- [Work instructions] Every line in the data below that has the word "relevant" should be returned.

Saved entries:
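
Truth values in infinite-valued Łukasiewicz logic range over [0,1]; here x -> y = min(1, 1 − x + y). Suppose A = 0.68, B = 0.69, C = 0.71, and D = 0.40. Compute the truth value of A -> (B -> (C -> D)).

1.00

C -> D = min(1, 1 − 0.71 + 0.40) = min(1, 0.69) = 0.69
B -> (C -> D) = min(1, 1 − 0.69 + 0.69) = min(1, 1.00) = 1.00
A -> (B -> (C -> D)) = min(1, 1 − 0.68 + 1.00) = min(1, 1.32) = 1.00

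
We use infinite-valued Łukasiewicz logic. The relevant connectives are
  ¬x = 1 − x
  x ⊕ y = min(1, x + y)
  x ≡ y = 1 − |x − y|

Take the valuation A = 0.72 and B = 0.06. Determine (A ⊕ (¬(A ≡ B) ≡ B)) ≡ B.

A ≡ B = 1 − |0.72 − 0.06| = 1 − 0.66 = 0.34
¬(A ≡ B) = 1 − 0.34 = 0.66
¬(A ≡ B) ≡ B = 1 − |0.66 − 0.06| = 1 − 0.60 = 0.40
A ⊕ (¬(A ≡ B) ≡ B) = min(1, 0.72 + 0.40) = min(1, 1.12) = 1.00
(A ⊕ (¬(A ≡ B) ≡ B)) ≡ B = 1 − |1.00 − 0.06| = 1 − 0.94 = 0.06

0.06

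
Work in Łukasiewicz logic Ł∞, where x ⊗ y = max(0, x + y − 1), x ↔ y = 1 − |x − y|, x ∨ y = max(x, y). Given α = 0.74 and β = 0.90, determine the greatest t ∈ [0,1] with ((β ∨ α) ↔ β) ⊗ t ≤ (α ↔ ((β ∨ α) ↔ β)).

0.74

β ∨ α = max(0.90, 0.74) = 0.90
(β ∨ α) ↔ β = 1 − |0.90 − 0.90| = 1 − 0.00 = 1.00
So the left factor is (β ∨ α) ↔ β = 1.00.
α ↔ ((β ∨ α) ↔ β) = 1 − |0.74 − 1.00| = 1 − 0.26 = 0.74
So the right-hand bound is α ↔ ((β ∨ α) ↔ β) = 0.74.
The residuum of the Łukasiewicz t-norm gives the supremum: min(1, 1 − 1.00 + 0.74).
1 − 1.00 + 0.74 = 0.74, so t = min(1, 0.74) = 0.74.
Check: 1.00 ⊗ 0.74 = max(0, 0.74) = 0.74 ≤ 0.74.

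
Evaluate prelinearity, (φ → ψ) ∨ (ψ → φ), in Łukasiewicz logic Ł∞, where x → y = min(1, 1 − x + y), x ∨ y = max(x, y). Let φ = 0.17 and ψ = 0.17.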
==
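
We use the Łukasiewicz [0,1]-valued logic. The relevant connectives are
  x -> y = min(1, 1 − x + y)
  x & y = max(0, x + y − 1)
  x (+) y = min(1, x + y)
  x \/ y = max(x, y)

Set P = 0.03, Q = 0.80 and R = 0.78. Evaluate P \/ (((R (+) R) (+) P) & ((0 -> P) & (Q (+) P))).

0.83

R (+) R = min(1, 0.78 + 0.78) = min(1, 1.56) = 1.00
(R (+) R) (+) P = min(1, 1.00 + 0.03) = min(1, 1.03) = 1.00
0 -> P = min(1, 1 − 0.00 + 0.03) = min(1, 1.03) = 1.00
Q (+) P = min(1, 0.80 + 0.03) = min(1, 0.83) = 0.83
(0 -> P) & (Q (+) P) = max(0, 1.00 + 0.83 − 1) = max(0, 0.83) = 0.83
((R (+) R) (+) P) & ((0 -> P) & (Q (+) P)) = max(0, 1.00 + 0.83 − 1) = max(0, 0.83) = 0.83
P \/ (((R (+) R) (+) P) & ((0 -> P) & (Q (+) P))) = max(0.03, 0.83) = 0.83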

- [Written answer]
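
We use infinite-valued Łukasiewicz logic. The relevant connectives are
We use the Łukasiewicz [0,1]-valued logic. The relevant connectives are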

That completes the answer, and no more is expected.